* **PROVIDED INFORMATION**
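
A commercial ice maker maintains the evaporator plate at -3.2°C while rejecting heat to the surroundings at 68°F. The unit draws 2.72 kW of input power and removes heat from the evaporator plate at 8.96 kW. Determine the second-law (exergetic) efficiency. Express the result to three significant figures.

COP_actual = Q̇_C/Ẇ = 8.960/2.720 = 3.294.
In absolute terms T_C = 269.95 K and T_H = 293.15 K, so ΔT = 23.20 K.
COP_Carnot = T_C/ΔT = 269.95/23.20 = 11.64.
η_II = COP_actual/COP_Carnot = 3.294/11.64 = 0.2831.

0.283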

* **WORK INSTRUCTION**
Copy out the data shown above without altering anything.

* **ANSWER TO THIS PROBLEM**
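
A commercial ice maker maintains the evaporator plate at -3.2°C while rejecting heat to the surroundings at 68°F. The unit draws 2.72 kW of input power and removes heat from the evaporator plate at 8.96 kW. Determine the second-law (exergetic) efficiency. Express the result to three significant figures.

COP_actual = Q̇_C/Ẇ = 8.960/2.720 = 3.294.
In absolute terms T_C = 269.95 K and T_H = 293.15 K, so ΔT = 23.20 K.
COP_Carnot = T_C/ΔT = 269.95/23.20 = 11.64.
η_II = COP_actual/COP_Carnot = 3.294/11.64 = 0.2831.

0.283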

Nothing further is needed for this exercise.